Report each line of the data below in which "every" appears.

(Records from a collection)
◇ ◇ ◇ ◇ ◇ ◇ ◇
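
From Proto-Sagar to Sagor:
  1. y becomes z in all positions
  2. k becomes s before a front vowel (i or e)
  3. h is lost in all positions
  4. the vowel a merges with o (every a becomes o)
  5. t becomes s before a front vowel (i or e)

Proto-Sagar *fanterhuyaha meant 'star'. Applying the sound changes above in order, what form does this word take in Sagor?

Sagor: start from *fanterhuyaha.
  rule 1 (unconditioned shift): fanterhuyaha → fanterhuzaha
  rule 2: no change — fanterhuzaha
  rule 3 (h-loss): fanterhuzaha → fanteruzaa
  rule 4 (vowel merger): fanteruzaa → fonteruzoo
  rule 5 (palatalisation): fonteruzoo → fonseruzoo
  ⇒ Sagor fonseruzoo

fonseruzoo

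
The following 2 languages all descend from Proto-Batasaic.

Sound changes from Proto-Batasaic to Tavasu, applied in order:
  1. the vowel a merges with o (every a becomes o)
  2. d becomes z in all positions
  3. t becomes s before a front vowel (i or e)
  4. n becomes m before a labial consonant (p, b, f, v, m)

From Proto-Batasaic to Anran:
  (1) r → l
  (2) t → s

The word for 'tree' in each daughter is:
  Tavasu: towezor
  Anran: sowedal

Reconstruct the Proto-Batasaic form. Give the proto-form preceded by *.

*towedar

Position 7: Tavasu has r, Anran has l. Tavasu preserves r here (none of its changes turn any other segment into r), so the proto-segment is *r.
Position 5: Tavasu has z, Anran has d. Anran preserves d here (none of its changes turn any other segment into d), so the proto-segment is *d.
Continuing position by position gives *towedar; check it forward:
Tavasu: *towedar > towedor > towezor  (by vowel merger, unconditioned shift)
Anran: *towedar > towedal > sowedal  (by unconditioned shift, unconditioned shift)
Only *towedar yields all of Tavasu towezor, Anran sowedal.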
◇ ◇ ◇ ◇ ◇ ◇ ◇
▸ **WRITTEN SOLUTION**
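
  4. the vowel a merges with o (every a becomes o)
  1. the vowel a merges with o (every a becomes o)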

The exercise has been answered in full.